Task statement
One part of the entries below is wanted: the lines from the one containing "A cache with capacity 2" through the one containing "OPT (Belady's optimal, clairvoyant): on". Write those out exactly and nothing else.

Exercise data

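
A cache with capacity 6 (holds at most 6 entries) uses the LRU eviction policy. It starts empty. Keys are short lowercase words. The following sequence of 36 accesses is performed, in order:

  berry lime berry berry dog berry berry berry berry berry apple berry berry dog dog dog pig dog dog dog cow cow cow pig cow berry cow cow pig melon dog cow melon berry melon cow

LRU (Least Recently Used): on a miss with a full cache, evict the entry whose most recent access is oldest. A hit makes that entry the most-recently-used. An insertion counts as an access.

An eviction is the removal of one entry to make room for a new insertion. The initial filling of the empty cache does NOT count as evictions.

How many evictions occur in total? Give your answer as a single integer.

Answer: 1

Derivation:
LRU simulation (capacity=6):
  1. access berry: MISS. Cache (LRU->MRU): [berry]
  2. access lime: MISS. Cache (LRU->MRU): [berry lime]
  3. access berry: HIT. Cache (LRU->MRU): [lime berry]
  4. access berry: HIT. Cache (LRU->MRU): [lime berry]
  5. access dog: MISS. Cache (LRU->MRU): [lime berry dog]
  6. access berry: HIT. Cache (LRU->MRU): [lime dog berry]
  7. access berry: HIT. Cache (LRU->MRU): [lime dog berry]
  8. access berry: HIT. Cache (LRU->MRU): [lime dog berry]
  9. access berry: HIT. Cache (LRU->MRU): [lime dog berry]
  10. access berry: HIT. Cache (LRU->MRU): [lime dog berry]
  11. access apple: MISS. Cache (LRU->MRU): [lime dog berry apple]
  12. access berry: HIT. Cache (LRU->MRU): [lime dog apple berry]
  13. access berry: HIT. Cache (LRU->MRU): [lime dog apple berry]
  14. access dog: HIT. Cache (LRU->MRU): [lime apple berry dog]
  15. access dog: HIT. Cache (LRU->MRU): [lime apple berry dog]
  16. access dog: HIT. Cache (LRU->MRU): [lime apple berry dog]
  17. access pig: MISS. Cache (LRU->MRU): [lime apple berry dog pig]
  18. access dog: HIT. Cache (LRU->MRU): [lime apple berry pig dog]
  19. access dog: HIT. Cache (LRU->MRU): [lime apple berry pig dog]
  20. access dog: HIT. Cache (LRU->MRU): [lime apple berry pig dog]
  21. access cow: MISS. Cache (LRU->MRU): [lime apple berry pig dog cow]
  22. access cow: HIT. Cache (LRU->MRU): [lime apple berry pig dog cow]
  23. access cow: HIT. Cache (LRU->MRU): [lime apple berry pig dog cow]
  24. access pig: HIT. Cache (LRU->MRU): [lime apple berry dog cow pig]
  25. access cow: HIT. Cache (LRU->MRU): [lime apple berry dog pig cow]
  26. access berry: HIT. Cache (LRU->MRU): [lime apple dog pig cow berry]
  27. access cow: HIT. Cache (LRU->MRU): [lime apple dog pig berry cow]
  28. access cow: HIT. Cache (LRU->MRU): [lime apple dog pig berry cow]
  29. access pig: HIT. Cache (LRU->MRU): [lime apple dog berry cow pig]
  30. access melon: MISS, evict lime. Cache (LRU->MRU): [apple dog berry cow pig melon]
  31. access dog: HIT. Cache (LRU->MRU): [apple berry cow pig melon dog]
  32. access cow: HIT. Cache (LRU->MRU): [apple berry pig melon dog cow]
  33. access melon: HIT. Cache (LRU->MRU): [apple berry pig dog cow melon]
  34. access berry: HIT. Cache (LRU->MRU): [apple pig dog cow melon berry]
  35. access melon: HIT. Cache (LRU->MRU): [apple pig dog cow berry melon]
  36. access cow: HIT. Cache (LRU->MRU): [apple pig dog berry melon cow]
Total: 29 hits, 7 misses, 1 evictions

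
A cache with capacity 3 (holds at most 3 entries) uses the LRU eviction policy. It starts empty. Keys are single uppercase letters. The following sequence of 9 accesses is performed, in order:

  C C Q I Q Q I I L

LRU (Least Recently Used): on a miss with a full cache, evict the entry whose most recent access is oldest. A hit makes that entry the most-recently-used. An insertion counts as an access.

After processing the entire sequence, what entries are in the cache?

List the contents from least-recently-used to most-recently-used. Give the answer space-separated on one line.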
* * *
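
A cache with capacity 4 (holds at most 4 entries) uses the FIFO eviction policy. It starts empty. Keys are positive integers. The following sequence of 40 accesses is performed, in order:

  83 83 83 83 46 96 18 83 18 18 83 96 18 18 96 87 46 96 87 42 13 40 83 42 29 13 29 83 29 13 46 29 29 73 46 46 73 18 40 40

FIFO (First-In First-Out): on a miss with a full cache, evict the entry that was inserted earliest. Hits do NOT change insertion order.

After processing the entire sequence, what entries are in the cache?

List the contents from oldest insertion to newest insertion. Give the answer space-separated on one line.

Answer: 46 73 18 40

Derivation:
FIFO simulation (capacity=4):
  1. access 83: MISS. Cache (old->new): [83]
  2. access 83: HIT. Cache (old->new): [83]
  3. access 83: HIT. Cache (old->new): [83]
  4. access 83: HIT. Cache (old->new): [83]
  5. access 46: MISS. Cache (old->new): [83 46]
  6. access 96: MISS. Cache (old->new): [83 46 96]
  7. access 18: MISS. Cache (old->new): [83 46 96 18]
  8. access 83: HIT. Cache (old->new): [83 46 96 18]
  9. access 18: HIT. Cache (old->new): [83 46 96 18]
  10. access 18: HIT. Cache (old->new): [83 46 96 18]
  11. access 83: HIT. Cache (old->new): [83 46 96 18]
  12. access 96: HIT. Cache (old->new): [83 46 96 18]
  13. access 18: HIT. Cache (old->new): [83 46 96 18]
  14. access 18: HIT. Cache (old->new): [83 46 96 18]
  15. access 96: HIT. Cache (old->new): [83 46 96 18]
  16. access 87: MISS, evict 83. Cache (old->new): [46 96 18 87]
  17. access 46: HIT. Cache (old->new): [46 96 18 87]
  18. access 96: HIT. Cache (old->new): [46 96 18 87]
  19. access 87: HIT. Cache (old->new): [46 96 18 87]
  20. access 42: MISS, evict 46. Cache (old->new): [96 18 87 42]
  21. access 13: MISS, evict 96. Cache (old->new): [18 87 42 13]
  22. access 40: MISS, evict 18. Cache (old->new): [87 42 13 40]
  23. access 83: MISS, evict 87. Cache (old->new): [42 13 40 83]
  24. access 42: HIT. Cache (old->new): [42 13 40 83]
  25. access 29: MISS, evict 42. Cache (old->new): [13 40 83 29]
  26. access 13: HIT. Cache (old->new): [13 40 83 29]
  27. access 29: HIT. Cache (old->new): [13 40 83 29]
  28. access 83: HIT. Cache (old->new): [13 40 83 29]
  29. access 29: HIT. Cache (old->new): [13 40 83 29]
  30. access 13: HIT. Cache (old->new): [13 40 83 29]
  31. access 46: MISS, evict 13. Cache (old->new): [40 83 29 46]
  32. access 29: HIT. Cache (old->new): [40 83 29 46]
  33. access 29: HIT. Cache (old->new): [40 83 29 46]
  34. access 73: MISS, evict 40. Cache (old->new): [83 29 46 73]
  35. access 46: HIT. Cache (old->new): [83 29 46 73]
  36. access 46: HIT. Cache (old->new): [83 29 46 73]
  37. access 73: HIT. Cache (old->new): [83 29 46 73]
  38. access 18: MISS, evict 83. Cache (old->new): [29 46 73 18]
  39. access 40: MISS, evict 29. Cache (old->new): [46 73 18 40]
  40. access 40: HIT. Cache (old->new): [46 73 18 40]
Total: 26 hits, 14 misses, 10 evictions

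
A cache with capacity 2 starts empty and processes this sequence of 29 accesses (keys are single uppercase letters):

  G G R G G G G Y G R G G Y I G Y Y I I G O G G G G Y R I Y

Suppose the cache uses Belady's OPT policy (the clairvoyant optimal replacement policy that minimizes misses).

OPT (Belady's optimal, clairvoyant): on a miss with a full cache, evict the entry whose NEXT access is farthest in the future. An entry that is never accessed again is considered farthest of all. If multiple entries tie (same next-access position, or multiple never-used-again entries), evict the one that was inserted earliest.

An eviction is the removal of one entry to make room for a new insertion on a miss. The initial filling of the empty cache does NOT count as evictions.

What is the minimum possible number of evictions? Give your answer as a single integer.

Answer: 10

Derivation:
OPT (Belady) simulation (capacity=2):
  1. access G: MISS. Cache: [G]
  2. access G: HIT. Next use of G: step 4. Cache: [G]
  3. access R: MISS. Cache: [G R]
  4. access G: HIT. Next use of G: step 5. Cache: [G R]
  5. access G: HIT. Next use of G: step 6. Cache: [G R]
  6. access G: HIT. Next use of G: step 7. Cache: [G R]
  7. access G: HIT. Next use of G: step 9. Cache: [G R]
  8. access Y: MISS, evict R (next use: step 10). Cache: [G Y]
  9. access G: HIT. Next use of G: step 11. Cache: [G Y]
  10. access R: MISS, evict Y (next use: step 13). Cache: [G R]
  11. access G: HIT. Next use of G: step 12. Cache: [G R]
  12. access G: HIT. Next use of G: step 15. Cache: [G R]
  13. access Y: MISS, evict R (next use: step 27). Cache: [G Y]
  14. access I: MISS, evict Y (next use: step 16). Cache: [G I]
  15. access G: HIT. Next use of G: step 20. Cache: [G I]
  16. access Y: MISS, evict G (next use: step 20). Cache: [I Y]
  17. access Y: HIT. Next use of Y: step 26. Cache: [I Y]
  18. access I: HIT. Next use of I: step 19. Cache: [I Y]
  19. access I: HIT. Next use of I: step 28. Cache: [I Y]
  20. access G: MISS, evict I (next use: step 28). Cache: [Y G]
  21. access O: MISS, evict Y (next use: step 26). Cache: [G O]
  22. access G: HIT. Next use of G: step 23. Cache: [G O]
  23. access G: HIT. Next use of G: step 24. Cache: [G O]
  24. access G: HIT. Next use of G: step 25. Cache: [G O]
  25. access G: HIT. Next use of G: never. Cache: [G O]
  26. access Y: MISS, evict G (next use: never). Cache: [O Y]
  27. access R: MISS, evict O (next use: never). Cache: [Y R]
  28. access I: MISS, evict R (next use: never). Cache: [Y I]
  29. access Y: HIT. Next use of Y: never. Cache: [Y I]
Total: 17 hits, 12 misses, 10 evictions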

Response to this task
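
A cache with capacity 2 starts empty and processes this sequence of 29 accesses (keys are single uppercase letters):

  G G R G G G G Y G R G G Y I G Y Y I I G O G G G G Y R I Y

Suppose the cache uses Belady's OPT policy (the clairvoyant optimal replacement policy that minimizes misses).

OPT (Belady's optimal, clairvoyant): on a miss with a full cache, evict the entry whose NEXT access is farthest in the future. An entry that is never accessed again is considered farthest of all. If multiple entries tie (same next-access position, or multiple never-used-again entries), evict the one that was inserted earliest.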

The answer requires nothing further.